### DIRECTIONS
Of the lines below, write out exactly those from the line with "Consider the following program." through the line with "are arbitrary integers.", both included, and skip the rest.
─── PROVIDED ENTRIES
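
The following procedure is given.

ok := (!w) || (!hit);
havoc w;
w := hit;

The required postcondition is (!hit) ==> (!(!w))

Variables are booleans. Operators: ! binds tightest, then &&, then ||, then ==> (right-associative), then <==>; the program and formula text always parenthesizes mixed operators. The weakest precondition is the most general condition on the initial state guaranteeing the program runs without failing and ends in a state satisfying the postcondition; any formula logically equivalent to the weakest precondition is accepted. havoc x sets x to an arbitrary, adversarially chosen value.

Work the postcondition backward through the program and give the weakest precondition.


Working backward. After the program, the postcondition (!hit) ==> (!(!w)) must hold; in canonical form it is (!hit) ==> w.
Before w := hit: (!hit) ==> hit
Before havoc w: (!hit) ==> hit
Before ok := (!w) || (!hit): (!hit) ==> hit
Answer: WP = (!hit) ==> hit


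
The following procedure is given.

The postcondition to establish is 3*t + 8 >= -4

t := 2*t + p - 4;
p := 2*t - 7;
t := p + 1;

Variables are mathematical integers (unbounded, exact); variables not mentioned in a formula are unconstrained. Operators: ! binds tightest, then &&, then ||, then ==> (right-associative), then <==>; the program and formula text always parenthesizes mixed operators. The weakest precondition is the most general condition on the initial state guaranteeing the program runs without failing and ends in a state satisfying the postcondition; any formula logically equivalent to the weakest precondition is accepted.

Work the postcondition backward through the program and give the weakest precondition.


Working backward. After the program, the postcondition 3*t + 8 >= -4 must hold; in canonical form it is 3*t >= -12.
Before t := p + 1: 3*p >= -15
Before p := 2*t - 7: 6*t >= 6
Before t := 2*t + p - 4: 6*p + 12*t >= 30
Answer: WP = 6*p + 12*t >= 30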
──────
─── PROVIDED ENTRIES
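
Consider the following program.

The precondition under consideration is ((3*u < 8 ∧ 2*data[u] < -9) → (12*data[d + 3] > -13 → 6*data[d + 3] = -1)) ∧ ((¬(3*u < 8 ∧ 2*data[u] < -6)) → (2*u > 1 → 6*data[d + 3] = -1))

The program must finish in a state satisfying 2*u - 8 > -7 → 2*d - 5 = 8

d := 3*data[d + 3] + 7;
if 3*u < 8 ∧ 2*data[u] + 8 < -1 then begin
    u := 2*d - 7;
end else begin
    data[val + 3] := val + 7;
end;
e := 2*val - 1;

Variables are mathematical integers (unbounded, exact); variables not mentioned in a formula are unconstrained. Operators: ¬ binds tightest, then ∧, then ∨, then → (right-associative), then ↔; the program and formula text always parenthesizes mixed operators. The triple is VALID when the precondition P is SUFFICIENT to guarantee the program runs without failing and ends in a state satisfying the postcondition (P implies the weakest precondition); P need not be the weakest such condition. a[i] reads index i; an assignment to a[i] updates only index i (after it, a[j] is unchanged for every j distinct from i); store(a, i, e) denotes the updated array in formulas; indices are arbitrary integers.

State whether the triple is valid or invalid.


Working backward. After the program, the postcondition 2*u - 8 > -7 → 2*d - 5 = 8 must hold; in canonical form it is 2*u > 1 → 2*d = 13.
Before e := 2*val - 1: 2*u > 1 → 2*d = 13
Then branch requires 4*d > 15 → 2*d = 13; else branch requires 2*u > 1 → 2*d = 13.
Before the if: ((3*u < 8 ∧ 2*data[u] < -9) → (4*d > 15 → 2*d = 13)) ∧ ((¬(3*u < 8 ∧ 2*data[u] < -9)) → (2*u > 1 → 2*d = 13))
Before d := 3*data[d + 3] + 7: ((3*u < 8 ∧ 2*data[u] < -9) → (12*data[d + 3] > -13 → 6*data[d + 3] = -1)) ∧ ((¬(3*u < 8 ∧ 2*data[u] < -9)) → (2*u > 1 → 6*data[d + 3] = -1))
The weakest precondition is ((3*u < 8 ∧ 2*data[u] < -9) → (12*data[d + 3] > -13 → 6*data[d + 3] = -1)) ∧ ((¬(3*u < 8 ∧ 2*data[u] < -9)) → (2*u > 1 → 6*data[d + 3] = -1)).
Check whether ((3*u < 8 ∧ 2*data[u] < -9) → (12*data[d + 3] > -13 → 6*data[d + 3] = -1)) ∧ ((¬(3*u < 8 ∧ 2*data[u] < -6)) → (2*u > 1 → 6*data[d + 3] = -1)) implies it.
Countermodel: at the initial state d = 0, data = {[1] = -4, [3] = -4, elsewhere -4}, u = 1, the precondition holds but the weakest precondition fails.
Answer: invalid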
──────
### ANSWER BOX
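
Consider the following program.

The precondition under consideration is ((3*u < 8 ∧ 2*data[u] < -9) → (12*data[d + 3] > -13 → 6*data[d + 3] = -1)) ∧ ((¬(3*u < 8 ∧ 2*data[u] < -6)) → (2*u > 1 → 6*data[d + 3] = -1))

The program must finish in a state satisfying 2*u - 8 > -7 → 2*d - 5 = 8

d := 3*data[d + 3] + 7;
if 3*u < 8 ∧ 2*data[u] + 8 < -1 then begin
    u := 2*d - 7;
end else begin
    data[val + 3] := val + 7;
end;
e := 2*val - 1;

Variables are mathematical integers (unbounded, exact); variables not mentioned in a formula are unconstrained. Operators: ¬ binds tightest, then ∧, then ∨, then → (right-associative), then ↔; the program and formula text always parenthesizes mixed operators. The triple is VALID when the precondition P is SUFFICIENT to guarantee the program runs without failing and ends in a state satisfying the postcondition (P implies the weakest precondition); P need not be the weakest such condition. a[i] reads index i; an assignment to a[i] updates only index i (after it, a[j] is unchanged for every j distinct from i); store(a, i, e) denotes the updated array in formulas; indices are arbitrary integers.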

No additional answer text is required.